Material provided:
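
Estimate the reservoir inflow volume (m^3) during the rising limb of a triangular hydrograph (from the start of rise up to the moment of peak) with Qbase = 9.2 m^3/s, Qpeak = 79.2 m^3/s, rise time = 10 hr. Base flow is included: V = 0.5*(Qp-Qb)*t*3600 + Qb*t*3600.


V = 0.5*(79.2 - 9.2)*10*3600 + 9.2*10*3600 = 1.5912e+06 m^3


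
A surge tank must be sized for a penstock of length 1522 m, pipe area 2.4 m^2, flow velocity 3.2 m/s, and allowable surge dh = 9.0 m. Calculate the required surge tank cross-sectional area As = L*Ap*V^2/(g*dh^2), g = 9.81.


As = 1522 * 2.4 * 3.2^2 / (9.81 * 9.0^2) = 47.0730 m^2


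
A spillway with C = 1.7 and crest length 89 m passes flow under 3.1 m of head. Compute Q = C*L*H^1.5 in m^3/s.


Q = 1.7 * 89 * 3.1^1.5 = 825.8125 m^3/s


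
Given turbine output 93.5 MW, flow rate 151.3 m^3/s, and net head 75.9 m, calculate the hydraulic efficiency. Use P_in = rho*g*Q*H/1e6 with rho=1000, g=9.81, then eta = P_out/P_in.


P_in = 1000 * 9.81 * 151.3 * 75.9 / 1e6 = 112.6548 MW
eta = 93.5 / 112.6548 = 0.8300


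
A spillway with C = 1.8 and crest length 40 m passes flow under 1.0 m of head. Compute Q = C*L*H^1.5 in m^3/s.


Q = 1.8 * 40 * 1.0^1.5 = 72.0000 m^3/s


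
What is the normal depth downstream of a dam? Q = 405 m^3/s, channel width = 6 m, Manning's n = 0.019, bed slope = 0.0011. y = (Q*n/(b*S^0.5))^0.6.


y = (405 * 0.019 / (6 * 0.0011^0.5))^0.6 = 8.9622 m


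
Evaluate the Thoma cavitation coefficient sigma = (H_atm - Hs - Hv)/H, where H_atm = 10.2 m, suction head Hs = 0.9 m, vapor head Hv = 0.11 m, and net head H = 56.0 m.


sigma = (10.2 - 0.9 - 0.11) / 56.0 = 0.1641


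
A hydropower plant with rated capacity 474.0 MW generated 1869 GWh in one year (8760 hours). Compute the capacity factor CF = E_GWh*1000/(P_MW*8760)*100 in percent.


CF = 1869 * 1000 / (474.0 * 8760) * 100 = 45.0118 %


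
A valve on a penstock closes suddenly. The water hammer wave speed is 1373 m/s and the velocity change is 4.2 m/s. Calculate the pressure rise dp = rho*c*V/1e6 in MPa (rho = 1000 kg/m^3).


dp = 1000 * 1373 * 4.2 / 1e6 = 5.7666 MPa


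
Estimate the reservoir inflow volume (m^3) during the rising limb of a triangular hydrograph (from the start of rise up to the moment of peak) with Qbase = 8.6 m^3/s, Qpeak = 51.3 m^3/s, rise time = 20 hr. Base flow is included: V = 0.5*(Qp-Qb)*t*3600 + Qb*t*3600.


V = 0.5*(51.3 - 8.6)*20*3600 + 8.6*20*3600 = 2.1564e+06 m^3


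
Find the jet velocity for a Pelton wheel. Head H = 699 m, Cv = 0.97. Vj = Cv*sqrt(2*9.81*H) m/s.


Vj = 0.97 * sqrt(2*9.81*699) = 113.5952 m/s


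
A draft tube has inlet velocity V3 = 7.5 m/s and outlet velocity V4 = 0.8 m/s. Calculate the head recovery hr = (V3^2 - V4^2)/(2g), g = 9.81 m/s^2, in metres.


hr = (7.5^2 - 0.8^2) / (2*9.81) = 2.8344 m


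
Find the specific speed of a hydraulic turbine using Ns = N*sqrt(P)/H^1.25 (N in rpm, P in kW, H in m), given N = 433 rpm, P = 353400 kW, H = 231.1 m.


Ns = 433 * 353400^0.5 / 231.1^1.25 = 285.6743


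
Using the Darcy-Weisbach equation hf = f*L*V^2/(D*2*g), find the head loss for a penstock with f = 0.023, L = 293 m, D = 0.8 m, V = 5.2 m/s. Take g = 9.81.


hf = 0.023 * 293 * 5.2^2 / (0.8 * 2 * 9.81) = 11.6095 m


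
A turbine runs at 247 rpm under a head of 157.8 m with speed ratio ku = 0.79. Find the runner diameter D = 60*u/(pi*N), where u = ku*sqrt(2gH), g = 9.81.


u = 0.79 * sqrt(2*9.81*157.8) = 43.9572 m/s
D = 60 * 43.9572 / (pi * 247) = 3.3989 m


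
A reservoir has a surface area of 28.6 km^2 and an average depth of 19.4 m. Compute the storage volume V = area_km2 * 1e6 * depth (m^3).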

Exercise details: Every entry is to be printed exactly as given.

Expected output:
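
Estimate the reservoir inflow volume (m^3) during the rising limb of a triangular hydrograph (from the start of rise up to the moment of peak) with Qbase = 9.2 m^3/s, Qpeak = 79.2 m^3/s, rise time = 10 hr. Base flow is included: V = 0.5*(Qp-Qb)*t*3600 + Qb*t*3600.


V = 0.5*(79.2 - 9.2)*10*3600 + 9.2*10*3600 = 1.5912e+06 m^3


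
A surge tank must be sized for a penstock of length 1522 m, pipe area 2.4 m^2, flow velocity 3.2 m/s, and allowable surge dh = 9.0 m. Calculate the required surge tank cross-sectional area As = L*Ap*V^2/(g*dh^2), g = 9.81.


As = 1522 * 2.4 * 3.2^2 / (9.81 * 9.0^2) = 47.0730 m^2


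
A spillway with C = 1.7 and crest length 89 m passes flow under 3.1 m of head. Compute Q = C*L*H^1.5 in m^3/s.


Q = 1.7 * 89 * 3.1^1.5 = 825.8125 m^3/s


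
Given turbine output 93.5 MW, flow rate 151.3 m^3/s, and net head 75.9 m, calculate the hydraulic efficiency. Use P_in = rho*g*Q*H/1e6 with rho=1000, g=9.81, then eta = P_out/P_in.


P_in = 1000 * 9.81 * 151.3 * 75.9 / 1e6 = 112.6548 MW
eta = 93.5 / 112.6548 = 0.8300


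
A spillway with C = 1.8 and crest length 40 m passes flow under 1.0 m of head. Compute Q = C*L*H^1.5 in m^3/s.


Q = 1.8 * 40 * 1.0^1.5 = 72.0000 m^3/s


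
What is the normal depth downstream of a dam? Q = 405 m^3/s, channel width = 6 m, Manning's n = 0.019, bed slope = 0.0011. y = (Q*n/(b*S^0.5))^0.6.


y = (405 * 0.019 / (6 * 0.0011^0.5))^0.6 = 8.9622 m


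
Evaluate the Thoma cavitation coefficient sigma = (H_atm - Hs - Hv)/H, where H_atm = 10.2 m, suction head Hs = 0.9 m, vapor head Hv = 0.11 m, and net head H = 56.0 m.


sigma = (10.2 - 0.9 - 0.11) / 56.0 = 0.1641


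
A hydropower plant with rated capacity 474.0 MW generated 1869 GWh in one year (8760 hours). Compute the capacity factor CF = E_GWh*1000/(P_MW*8760)*100 in percent.


CF = 1869 * 1000 / (474.0 * 8760) * 100 = 45.0118 %


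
A valve on a penstock closes suddenly. The water hammer wave speed is 1373 m/s and the velocity change is 4.2 m/s. Calculate the pressure rise dp = rho*c*V/1e6 in MPa (rho = 1000 kg/m^3).


dp = 1000 * 1373 * 4.2 / 1e6 = 5.7666 MPa


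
Estimate the reservoir inflow volume (m^3) during the rising limb of a triangular hydrograph (from the start of rise up to the moment of peak) with Qbase = 8.6 m^3/s, Qpeak = 51.3 m^3/s, rise time = 20 hr. Base flow is included: V = 0.5*(Qp-Qb)*t*3600 + Qb*t*3600.


V = 0.5*(51.3 - 8.6)*20*3600 + 8.6*20*3600 = 2.1564e+06 m^3


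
Find the jet velocity for a Pelton wheel. Head H = 699 m, Cv = 0.97. Vj = Cv*sqrt(2*9.81*H) m/s.


Vj = 0.97 * sqrt(2*9.81*699) = 113.5952 m/s


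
A draft tube has inlet velocity V3 = 7.5 m/s and outlet velocity V4 = 0.8 m/s. Calculate the head recovery hr = (V3^2 - V4^2)/(2g), g = 9.81 m/s^2, in metres.


hr = (7.5^2 - 0.8^2) / (2*9.81) = 2.8344 m


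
Find the specific speed of a hydraulic turbine using Ns = N*sqrt(P)/H^1.25 (N in rpm, P in kW, H in m), given N = 433 rpm, P = 353400 kW, H = 231.1 m.


Ns = 433 * 353400^0.5 / 231.1^1.25 = 285.6743


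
Using the Darcy-Weisbach equation hf = f*L*V^2/(D*2*g), find the head loss for a penstock with f = 0.023, L = 293 m, D = 0.8 m, V = 5.2 m/s. Take g = 9.81.


hf = 0.023 * 293 * 5.2^2 / (0.8 * 2 * 9.81) = 11.6095 m


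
A turbine runs at 247 rpm under a head of 157.8 m with speed ratio ku = 0.79. Find the runner diameter D = 60*u/(pi*N), where u = ku*sqrt(2gH), g = 9.81.


u = 0.79 * sqrt(2*9.81*157.8) = 43.9572 m/s
D = 60 * 43.9572 / (pi * 247) = 3.3989 m


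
A reservoir has a surface area of 28.6 km^2 and an average depth of 19.4 m. Compute the storage volume V = area_km2 * 1e6 * depth (m^3).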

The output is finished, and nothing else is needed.